▶ TASK PROMPT
Write out the full listing exactly.

=== GIVEN DATA ===

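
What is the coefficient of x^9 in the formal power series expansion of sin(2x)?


The Maclaurin series is sin(t) = sum_{k>=0} (-1)^k t^(2k+1) / (2k+1)!, so substituting t = 2x, only odd powers of x are nonzero, with coefficient of x^(2k+1) equal to (-1)^k 2^(2k+1) / (2k+1)!.
Write 9 = 2*4 + 1, giving the coefficient (-1)^4 * 2^9 / 9! = 512/362880 = 4/2835.

4/2835


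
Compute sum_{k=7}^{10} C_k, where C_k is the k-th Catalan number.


C_7 through C_10: 429, 1430, 4862, 16796
Sum = 429 + 1430 + 4862 + 16796
= 23517

23517


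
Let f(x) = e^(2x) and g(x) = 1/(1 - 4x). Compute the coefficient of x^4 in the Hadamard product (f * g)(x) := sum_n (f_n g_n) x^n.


Expanding: f_k = 2^k/k! (from e^(2x)) and g_k = 4^k (from 1/(1 - 4x)). So the Hadamard coefficient (f * g)_k = 2^k 4^k / k! = (8)^k / k!.
For k = 4: 8^4/4! = 4096/24 = 512/3.

512/3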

===

▶ ANSWER TO THIS TASK
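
What is the coefficient of x^9 in the formal power series expansion of sin(2x)?


The Maclaurin series is sin(t) = sum_{k>=0} (-1)^k t^(2k+1) / (2k+1)!, so substituting t = 2x, only odd powers of x are nonzero, with coefficient of x^(2k+1) equal to (-1)^k 2^(2k+1) / (2k+1)!.
Write 9 = 2*4 + 1, giving the coefficient (-1)^4 * 2^9 / 9! = 512/362880 = 4/2835.

4/2835


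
Compute sum_{k=7}^{10} C_k, where C_k is the k-th Catalan number.


C_7 through C_10: 429, 1430, 4862, 16796
Sum = 429 + 1430 + 4862 + 16796
= 23517

23517


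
Let f(x) = e^(2x) and g(x) = 1/(1 - 4x). Compute the coefficient of x^4 in the Hadamard product (f * g)(x) := sum_n (f_n g_n) x^n.


Expanding: f_k = 2^k/k! (from e^(2x)) and g_k = 4^k (from 1/(1 - 4x)). So the Hadamard coefficient (f * g)_k = 2^k 4^k / k! = (8)^k / k!.
For k = 4: 8^4/4! = 4096/24 = 512/3.

512/3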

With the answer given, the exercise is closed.